Stored items:
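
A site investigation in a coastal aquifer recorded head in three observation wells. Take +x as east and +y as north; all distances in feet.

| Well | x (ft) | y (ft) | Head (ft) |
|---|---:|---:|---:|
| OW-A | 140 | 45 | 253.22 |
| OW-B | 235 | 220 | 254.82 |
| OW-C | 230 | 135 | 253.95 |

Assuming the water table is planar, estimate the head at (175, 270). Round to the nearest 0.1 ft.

255.5 ft

Differences from OW-A: to OW-B (Δx, Δy, Δh) = (95, 175, +1.60); to OW-C = (90, 90, +0.73).
Solve a·Δx + b·Δy = Δh: det = 95·90 − 90·175 = -7200.
∂h/∂x = [(+1.60)·90 − (+0.73)·175] / -7200 = -0.002257
∂h/∂y = [95·(+0.73) − 90·(+1.60)] / -7200 = +0.01037
h(175, 270) = 253.22 + (-0.002257)·(35) + (+0.01037)·(225) = 253.22 -0.079 +2.333 = 255.474 ft.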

▸ **Assignment**:
Pull out each record as written and restate it exactly.

▸ **Reply**:
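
A site investigation in a coastal aquifer recorded head in three observation wells. Take +x as east and +y as north; all distances in feet.

| Well | x (ft) | y (ft) | Head (ft) |
|---|---:|---:|---:|
| OW-A | 140 | 45 | 253.22 |
| OW-B | 235 | 220 | 254.82 |
| OW-C | 230 | 135 | 253.95 |

Assuming the water table is planar, estimate the head at (175, 270). Round to the nearest 0.1 ft.

255.5 ft

Differences from OW-A: to OW-B (Δx, Δy, Δh) = (95, 175, +1.60); to OW-C = (90, 90, +0.73).
Solve a·Δx + b·Δy = Δh: det = 95·90 − 90·175 = -7200.
∂h/∂x = [(+1.60)·90 − (+0.73)·175] / -7200 = -0.002257
∂h/∂y = [95·(+0.73) − 90·(+1.60)] / -7200 = +0.01037
h(175, 270) = 253.22 + (-0.002257)·(35) + (+0.01037)·(225) = 253.22 -0.079 +2.333 = 255.474 ft.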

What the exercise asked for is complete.